Exercise aim:
Report each line of the entries that contains the word "feet", copied in full.
-------- Dataset --------
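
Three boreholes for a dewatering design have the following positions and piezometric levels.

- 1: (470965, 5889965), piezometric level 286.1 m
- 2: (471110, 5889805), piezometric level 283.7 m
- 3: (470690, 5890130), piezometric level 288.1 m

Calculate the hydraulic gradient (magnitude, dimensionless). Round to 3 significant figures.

0.0188

Three-point gradient (reference 1): Δ to 2 = (145, -160, -2.4), Δ to 3 = (-275, 165, +2.0).
∂h/∂x = +0.003786, ∂h/∂y = +0.01843 (det = -20075).
|∇h| = √(0.003786² + 0.01843²) = 0.01881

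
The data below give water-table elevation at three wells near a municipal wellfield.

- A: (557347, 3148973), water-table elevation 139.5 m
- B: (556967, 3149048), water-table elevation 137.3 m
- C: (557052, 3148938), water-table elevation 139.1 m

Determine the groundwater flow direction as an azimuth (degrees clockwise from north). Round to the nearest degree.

348°

Differences from A: to B (Δx, Δy, Δh) = (-380, 75, -2.2); to C = (-295, -35, -0.4).
Solve a·Δx + b·Δy = Δh: det = (-380)·(-35) − (-295)·75 = 35425.
∂h/∂x = [(-2.2)·(-35) − (-0.4)·75] / 35425 = +0.003020
∂h/∂y = [(-380)·(-0.4) − (-295)·(-2.2)] / 35425 = -0.01403
Flow direction (−∇h) has components (-0.003020 E, +0.01403 N).
Azimuth = atan2(E, N) = atan2(-0.003020, +0.01403) = 347.9° ≈ 348°.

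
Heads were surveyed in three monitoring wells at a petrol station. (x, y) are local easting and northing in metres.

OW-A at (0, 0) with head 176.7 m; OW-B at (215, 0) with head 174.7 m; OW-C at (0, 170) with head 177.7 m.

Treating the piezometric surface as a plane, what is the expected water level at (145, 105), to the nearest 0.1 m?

∂h/∂x = (174.7 − 176.7) / (215 − 0) = -0.009302
∂h/∂y = (177.7 − 176.7) / (170 − 0) = +0.005882
h(145, 105) = 176.7 + (-0.009302)·(145) + (+0.005882)·(105) = 176.7 -1.349 +0.618 = 175.969 m.

176.0 m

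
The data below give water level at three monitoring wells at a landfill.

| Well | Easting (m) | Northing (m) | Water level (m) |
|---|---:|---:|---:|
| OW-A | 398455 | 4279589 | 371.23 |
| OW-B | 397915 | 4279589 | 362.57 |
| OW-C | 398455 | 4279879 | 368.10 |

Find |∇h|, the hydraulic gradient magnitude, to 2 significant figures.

0.019

∂h/∂x = (362.57 − 371.23) / (397915 − 398455) = +0.01604
∂h/∂y = (368.10 − 371.23) / (4279879 − 4279589) = -0.01079
|∇h| = √(0.01604² + -0.01079²) = 0.01933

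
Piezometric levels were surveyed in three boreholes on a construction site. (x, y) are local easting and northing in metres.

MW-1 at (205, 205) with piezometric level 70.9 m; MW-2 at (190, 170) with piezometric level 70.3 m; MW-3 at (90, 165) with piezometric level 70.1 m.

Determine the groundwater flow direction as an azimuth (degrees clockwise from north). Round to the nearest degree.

Differences from MW-1: to MW-2 (Δx, Δy, Δh) = (-15, -35, -0.6); to MW-3 = (-115, -40, -0.8).
Determinant of the coordinate differences = (-15)·(-40) − (-115)·(-35) = -3425.
∂h/∂x = [(-0.6)·(-40) − (-0.8)·(-35)] / -3425 = +0.001168
∂h/∂y = [(-15)·(-0.8) − (-115)·(-0.6)] / -3425 = +0.01664
Flow direction (−∇h) has components (-0.001168 E, -0.01664 N).
Azimuth = atan2(E, N) = atan2(-0.001168, -0.01664) = 184.0° ≈ 184°.

184°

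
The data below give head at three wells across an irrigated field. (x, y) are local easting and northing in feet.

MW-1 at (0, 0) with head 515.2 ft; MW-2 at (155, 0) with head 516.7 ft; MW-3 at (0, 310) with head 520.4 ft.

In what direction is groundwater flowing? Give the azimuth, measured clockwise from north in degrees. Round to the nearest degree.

∂h/∂x = (516.7 − 515.2) / (155 − 0) = +0.009677
∂h/∂y = (520.4 − 515.2) / (310 − 0) = +0.01677
Flow direction (−∇h) has components (-0.009677 E, -0.01677 N).
Azimuth = atan2(E, N) = atan2(-0.009677, -0.01677) = 210.0° ≈ 210°.

210°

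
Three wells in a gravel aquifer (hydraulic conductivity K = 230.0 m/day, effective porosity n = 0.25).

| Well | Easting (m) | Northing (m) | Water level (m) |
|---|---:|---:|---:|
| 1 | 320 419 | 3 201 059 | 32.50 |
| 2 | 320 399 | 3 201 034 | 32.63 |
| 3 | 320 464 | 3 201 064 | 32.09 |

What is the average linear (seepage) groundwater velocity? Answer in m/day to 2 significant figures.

Taking 1 as reference: 2−1 = (-20, -25, +0.13); 3−1 = (45, 5, -0.41).
Solve a·Δx + b·Δy = Δh: det = (-20)·5 − 45·(-25) = 1025.
∂h/∂x = [(+0.13)·5 − (-0.41)·(-25)] / 1025 = -0.009366
∂h/∂y = [(-20)·(-0.41) − 45·(+0.13)] / 1025 = +0.002293
|∇h| = √(-0.009366² + 0.002293²) = 0.009643
Seepage velocity v = K·i/n = 230.0 × 0.009643 / 0.25 = 8.872 m/day.

8.9 m/day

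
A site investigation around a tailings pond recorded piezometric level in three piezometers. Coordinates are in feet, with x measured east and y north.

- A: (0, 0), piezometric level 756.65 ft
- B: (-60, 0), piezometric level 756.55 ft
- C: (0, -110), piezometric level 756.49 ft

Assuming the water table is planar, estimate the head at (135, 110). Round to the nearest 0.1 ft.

∂h/∂x = (756.55 − 756.65) / (-60 − 0) = +0.001667
∂h/∂y = (756.49 − 756.65) / (-110 − 0) = +0.001455
h(135, 110) = 756.65 + (+0.001667)·(135) + (+0.001455)·(110) = 756.65 +0.225 +0.160 = 757.035 ft.

757.0 ft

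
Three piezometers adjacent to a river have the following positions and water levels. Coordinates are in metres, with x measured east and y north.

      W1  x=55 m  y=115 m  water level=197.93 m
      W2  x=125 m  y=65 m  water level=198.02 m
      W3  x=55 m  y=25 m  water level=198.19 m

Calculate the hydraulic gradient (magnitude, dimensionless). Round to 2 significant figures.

Taking W1 as reference: W2−W1 = (70, -50, +0.09); W3−W1 = (0, -90, +0.26).
Solve a·Δx + b·Δy = Δh: det = 70·(-90) − 0·(-50) = -6300.
∂h/∂x = [(+0.09)·(-90) − (+0.26)·(-50)] / -6300 = -0.0007778
∂h/∂y = [70·(+0.26) − 0·(+0.09)] / -6300 = -0.002889
|∇h| = √(-0.0007778² + -0.002889²) = 0.002992

0.0030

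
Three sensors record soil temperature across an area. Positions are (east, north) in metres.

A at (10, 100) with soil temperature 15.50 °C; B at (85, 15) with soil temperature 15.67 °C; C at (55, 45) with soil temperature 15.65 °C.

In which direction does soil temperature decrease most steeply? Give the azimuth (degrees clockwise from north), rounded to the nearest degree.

043°

Differences from A: to B (Δx, Δy, Δh) = (75, -85, +0.17); to C = (45, -55, +0.15).
Determinant of the coordinate differences = 75·(-55) − 45·(-85) = -300.
∂T/∂x = [(+0.17)·(-55) − (+0.15)·(-85)] / -300 = -0.01133
∂T/∂y = [75·(+0.15) − 45·(+0.17)] / -300 = -0.01200
Steepest decrease is along −∇f: components (+0.01133 E, +0.01200 N).
Azimuth = atan2(+0.01133, +0.01200) = 43.4° ≈ 043°.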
--------
Answer for the task:
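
The data below give head at three wells across an irrigated field. (x, y) are local easting and northing in feet.
A site investigation around a tailings pond recorded piezometric level in three piezometers. Coordinates are in feet, with x measured east and y north.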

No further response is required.